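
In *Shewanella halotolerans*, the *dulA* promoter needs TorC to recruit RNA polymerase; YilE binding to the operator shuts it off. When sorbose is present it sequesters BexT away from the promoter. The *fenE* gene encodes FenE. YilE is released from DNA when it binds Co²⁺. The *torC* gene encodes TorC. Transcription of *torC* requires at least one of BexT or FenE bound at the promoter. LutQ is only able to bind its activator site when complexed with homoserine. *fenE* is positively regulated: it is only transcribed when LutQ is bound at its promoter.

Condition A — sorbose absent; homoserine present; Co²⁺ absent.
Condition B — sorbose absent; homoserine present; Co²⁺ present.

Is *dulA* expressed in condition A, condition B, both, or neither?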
====
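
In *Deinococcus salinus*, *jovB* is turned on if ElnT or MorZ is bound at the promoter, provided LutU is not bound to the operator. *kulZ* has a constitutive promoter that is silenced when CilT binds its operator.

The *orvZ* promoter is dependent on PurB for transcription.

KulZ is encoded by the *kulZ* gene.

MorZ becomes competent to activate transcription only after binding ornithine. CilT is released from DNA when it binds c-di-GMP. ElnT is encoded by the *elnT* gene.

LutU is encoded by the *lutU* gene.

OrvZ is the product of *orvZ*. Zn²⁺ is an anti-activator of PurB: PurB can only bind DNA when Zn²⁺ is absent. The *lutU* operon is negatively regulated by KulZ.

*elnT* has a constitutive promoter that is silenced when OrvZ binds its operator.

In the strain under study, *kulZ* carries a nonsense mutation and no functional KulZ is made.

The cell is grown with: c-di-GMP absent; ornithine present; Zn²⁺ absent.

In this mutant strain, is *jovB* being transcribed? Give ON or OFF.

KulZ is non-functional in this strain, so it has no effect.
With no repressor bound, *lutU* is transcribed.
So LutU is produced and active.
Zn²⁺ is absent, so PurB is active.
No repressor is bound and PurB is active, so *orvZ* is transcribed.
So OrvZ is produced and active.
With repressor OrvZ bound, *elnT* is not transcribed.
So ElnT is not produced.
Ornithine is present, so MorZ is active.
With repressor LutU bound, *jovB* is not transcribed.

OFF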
====
# WHAT NEEDS TO BE DONE:
Copy out every line from the records that has the word "silenced".

# ANSWER TO THE EXERCISE:
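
In *Deinococcus salinus*, *jovB* is turned on if ElnT or MorZ is bound at the promoter, provided LutU is not bound to the operator. *kulZ* has a constitutive promoter that is silenced when CilT binds its operator.
*elnT* has a constitutive promoter that is silenced when OrvZ binds its operator.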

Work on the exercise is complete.